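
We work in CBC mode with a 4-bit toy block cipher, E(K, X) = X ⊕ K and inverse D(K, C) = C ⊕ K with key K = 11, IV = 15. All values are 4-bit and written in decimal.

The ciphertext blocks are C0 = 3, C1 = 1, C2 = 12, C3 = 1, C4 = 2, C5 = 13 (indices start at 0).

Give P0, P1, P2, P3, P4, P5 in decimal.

P0 = 7, P1 = 9, P2 = 6, P3 = 6, P4 = 8, P5 = 4

CBC decryption: P_i = D(K, C_i) ⊕ C_{i−1}, with C_{−1} = IV.
P0: D(K, 3) = 8; 8 ⊕ 15 = 7.
P1: D(K, 1) = 10; 10 ⊕ 3 = 9.
P2: D(K, 12) = 7; 7 ⊕ 1 = 6.
P3: D(K, 1) = 10; 10 ⊕ 12 = 6.
P4: D(K, 2) = 9; 9 ⊕ 1 = 8.
P5: D(K, 13) = 6; 6 ⊕ 2 = 4.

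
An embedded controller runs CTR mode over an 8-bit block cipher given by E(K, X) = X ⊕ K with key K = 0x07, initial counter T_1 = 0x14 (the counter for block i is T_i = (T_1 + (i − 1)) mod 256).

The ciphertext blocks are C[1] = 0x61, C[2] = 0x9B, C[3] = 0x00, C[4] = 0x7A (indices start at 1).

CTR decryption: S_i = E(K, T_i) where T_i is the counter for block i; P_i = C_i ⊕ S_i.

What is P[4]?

P[4]: T = 0x17, S = E(K, T) = 0x10; 0x7A ⊕ 0x10 = 0x6A.

P[4] = 0x6A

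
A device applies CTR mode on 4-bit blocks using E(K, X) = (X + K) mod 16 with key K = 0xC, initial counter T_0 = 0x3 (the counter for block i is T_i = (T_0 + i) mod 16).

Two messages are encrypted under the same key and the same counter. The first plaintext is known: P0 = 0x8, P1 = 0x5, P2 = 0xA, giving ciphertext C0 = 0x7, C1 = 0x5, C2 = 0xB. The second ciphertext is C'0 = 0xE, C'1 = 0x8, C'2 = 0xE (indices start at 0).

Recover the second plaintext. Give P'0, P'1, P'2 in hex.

In CTR with a reused counter, both messages share the same keystream S_i, so C_i ⊕ C'_i = P_i ⊕ P'_i and thus P'_i = P_i ⊕ C_i ⊕ C'_i.
P'0: 0x8 ⊕ 0x7 ⊕ 0xE = 0x1.
P'1: 0x5 ⊕ 0x5 ⊕ 0x8 = 0x8.
P'2: 0xA ⊕ 0xB ⊕ 0xE = 0xF.

P'0 = 0x1, P'1 = 0x8, P'2 = 0xF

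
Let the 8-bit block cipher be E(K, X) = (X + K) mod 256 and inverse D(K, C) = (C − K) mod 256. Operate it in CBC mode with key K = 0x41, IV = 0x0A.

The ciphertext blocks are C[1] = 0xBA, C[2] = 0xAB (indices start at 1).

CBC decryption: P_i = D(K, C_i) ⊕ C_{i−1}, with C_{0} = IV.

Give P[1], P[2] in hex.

P[1]: D(K, 0xBA) = 0x79; 0x79 ⊕ 0x0A = 0x73.
P[2]: D(K, 0xAB) = 0x6A; 0x6A ⊕ 0xBA = 0xD0.

P[1] = 0x73, P[2] = 0xD0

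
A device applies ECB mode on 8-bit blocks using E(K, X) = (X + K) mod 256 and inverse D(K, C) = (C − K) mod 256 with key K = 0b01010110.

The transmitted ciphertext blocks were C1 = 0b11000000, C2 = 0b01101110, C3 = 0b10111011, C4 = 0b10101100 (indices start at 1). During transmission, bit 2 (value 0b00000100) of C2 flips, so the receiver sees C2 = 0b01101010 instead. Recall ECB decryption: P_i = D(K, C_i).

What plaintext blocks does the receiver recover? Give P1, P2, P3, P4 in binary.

P1 = 0b01101010, P2 = 0b00010100, P3 = 0b01100101, P4 = 0b01010110

Only C2 changed, to 0b01101010. In ECB, a change in C_i affects only P_i. Decrypting the received ciphertext:
P1: D(K, 0b11000000) = 0b01101010.
P2: D(K, 0b01101010) = 0b00010100.
P3: D(K, 0b10111011) = 0b01100101.
P4: D(K, 0b10101100) = 0b01010110.
Blocks that differ from the original plaintext: P2.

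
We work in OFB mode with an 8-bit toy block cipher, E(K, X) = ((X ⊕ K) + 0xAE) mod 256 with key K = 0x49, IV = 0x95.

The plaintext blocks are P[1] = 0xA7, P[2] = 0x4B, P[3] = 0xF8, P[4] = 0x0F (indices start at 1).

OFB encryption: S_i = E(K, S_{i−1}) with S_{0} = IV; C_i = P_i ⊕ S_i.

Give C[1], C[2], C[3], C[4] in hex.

C[1] = 0x2D, C[2] = 0x3A, C[3] = 0x1E, C[4] = 0x52

C[1]: S = E(K, 0x95) = 0x8A; 0xA7 ⊕ 0x8A = 0x2D.
C[2]: S = E(K, 0x8A) = 0x71; 0x4B ⊕ 0x71 = 0x3A.
C[3]: S = E(K, 0x71) = 0xE6; 0xF8 ⊕ 0xE6 = 0x1E.
C[4]: S = E(K, 0xE6) = 0x5D; 0x0F ⊕ 0x5D = 0x52.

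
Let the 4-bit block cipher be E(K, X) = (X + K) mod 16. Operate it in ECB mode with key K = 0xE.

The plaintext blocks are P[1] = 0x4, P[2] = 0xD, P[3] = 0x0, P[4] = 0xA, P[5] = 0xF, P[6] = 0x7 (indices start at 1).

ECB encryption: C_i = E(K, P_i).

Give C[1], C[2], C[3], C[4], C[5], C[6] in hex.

C[1]: E(K, 0x4) = 0x2.
C[2]: E(K, 0xD) = 0xB.
C[3]: E(K, 0x0) = 0xE.
C[4]: E(K, 0xA) = 0x8.
C[5]: E(K, 0xF) = 0xD.
C[6]: E(K, 0x7) = 0x5.

C[1] = 0x2, C[2] = 0xB, C[3] = 0xE, C[4] = 0x8, C[5] = 0xD, C[6] = 0x5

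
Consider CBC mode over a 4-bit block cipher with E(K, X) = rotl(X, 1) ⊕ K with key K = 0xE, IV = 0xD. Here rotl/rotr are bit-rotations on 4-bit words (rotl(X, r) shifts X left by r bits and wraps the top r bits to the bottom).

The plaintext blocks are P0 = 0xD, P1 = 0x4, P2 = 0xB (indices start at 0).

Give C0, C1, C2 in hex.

CBC encryption: C_i = E(K, P_i ⊕ C_{i−1}), with C_{−1} = IV.
C0: P0 ⊕ 0xD = 0x0; E(K, 0x0) = 0xE.
C1: P1 ⊕ 0xE = 0xA; E(K, 0xA) = 0xB.
C2: P2 ⊕ 0xB = 0x0; E(K, 0x0) = 0xE.

C0 = 0xE, C1 = 0xB, C2 = 0xE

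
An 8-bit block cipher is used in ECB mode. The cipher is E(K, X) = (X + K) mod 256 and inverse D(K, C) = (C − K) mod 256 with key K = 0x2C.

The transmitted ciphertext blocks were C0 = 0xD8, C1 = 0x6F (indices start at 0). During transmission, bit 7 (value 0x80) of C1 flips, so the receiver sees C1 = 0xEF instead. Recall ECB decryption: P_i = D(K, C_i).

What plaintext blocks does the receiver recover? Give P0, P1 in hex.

Only C1 changed, to 0xEF. In ECB, a change in C_i affects only P_i. Decrypting the received ciphertext:
P0: D(K, 0xD8) = 0xAC.
P1: D(K, 0xEF) = 0xC3.
Blocks that differ from the original plaintext: P1.

P0 = 0xAC, P1 = 0xC3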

> _Task brief_
For every line in the listing above that mentions the word "initial", make a copy.

> _Written solution_
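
An embedded controller runs CTR mode over an 8-bit block cipher given by E(K, X) = X ⊕ K with key K = 0x07, initial counter T_1 = 0x14 (the counter for block i is T_i = (T_1 + (i − 1)) mod 256).
A device applies CTR mode on 4-bit blocks using E(K, X) = (X + K) mod 16 with key K = 0xC, initial counter T_0 = 0x3 (the counter for block i is T_i = (T_0 + i) mod 16).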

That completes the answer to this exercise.